___ The input ___

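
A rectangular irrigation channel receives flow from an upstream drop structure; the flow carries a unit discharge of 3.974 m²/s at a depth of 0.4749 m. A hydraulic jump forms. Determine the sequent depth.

y₂ = 2.377 m

V₁ = q/y₁ = 3.974/0.4749 = 8.368 m/s. Fr₁ = V₁/√(g·y₁) = 8.368/√(9.81×0.4749) = 3.877.
Bélanger equation: y₂/y₁ = ½[√(1 + 8Fr₁²) − 1] = ½[√121.25 − 1] = 5.006.
y₂ = 5.006 × 0.4749 = 2.377 m.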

___

:: Problem description ::
Reproduce all of the entries word for word.

:: Output for this exercise ::
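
A rectangular irrigation channel receives flow from an upstream drop structure; the flow carries a unit discharge of 3.974 m²/s at a depth of 0.4749 m. A hydraulic jump forms. Determine the sequent depth.

y₂ = 2.377 m

V₁ = q/y₁ = 3.974/0.4749 = 8.368 m/s. Fr₁ = V₁/√(g·y₁) = 8.368/√(9.81×0.4749) = 3.877.
Bélanger equation: y₂/y₁ = ½[√(1 + 8Fr₁²) − 1] = ½[√121.25 − 1] = 5.006.
y₂ = 5.006 × 0.4749 = 2.377 m.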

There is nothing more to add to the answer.